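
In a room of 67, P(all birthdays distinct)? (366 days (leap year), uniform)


P(all different) = Π(366-i)/366 for i=0..66
= (366/366)×(365/366)×...×(300/366)
= 0.001590

P ≈ 0.0016 ≈ 0.16%


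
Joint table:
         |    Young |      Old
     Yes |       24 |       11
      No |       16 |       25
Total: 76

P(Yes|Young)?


P(Yes|Young) = 24/(24+16) = 24/40 = 3/5

P = 3/5 ≈ 60.00%


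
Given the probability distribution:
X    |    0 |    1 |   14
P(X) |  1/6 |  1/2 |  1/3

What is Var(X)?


E[X] = 31/6
E[X²] = 395/6
Var(X) = E[X²] - (E[X])² = 395/6 - 961/36 = 1409/36

Var(X) = 1409/36 ≈ 39.1389


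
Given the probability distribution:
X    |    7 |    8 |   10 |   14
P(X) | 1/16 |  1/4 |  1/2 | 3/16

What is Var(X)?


E[X] = 161/16
E[X²] = 1693/16
Var(X) = E[X²] - (E[X])² = 1693/16 - 25921/256 = 1167/256

Var(X) = 1167/256 ≈ 4.5586


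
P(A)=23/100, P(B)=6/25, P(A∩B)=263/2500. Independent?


P(A)×P(B) = 69/1250
P(A∩B) = 263/2500
Not equal → NOT independent

No, not independent


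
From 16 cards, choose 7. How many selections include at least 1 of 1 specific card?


Complement: C(16,7) - C(15,7) = 11440 - 6435 = 5005

5005


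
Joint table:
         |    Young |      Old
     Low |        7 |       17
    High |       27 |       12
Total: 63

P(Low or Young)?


P(Low∨Young) = P(Low) + P(Young) - P(Low∧Young)
= (24 + 34 - 7)/63 = 51/63 = 17/21

P = 17/21 ≈ 80.95%


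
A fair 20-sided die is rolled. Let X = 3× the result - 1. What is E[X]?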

★ ★ ★ ★

→ Task to complete:
Return the listing verbatim.

→ Solution to this problem:
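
In a room of 67, P(all birthdays distinct)? (366 days (leap year), uniform)


P(all different) = Π(366-i)/366 for i=0..66
= (366/366)×(365/366)×...×(300/366)
= 0.001590

P ≈ 0.0016 ≈ 0.16%


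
Joint table:
         |    Young |      Old
     Yes |       24 |       11
      No |       16 |       25
Total: 76

P(Yes|Young)?


P(Yes|Young) = 24/(24+16) = 24/40 = 3/5

P = 3/5 ≈ 60.00%


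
Given the probability distribution:
X    |    0 |    1 |   14
P(X) |  1/6 |  1/2 |  1/3

What is Var(X)?


E[X] = 31/6
E[X²] = 395/6
Var(X) = E[X²] - (E[X])² = 395/6 - 961/36 = 1409/36

Var(X) = 1409/36 ≈ 39.1389


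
Given the probability distribution:
X    |    7 |    8 |   10 |   14
P(X) | 1/16 |  1/4 |  1/2 | 3/16

What is Var(X)?


E[X] = 161/16
E[X²] = 1693/16
Var(X) = E[X²] - (E[X])² = 1693/16 - 25921/256 = 1167/256

Var(X) = 1167/256 ≈ 4.5586


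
P(A)=23/100, P(B)=6/25, P(A∩B)=263/2500. Independent?


P(A)×P(B) = 69/1250
P(A∩B) = 263/2500
Not equal → NOT independent

No, not independent


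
From 16 cards, choose 7. How many selections include at least 1 of 1 specific card?


Complement: C(16,7) - C(15,7) = 11440 - 6435 = 5005

5005


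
Joint table:
         |    Young |      Old
     Low |        7 |       17
    High |       27 |       12
Total: 63

P(Low or Young)?


P(Low∨Young) = P(Low) + P(Young) - P(Low∧Young)
= (24 + 34 - 7)/63 = 51/63 = 17/21

P = 17/21 ≈ 80.95%


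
A fair 20-sided die is rolled. Let X = 3× the result - 1. What is E[X]?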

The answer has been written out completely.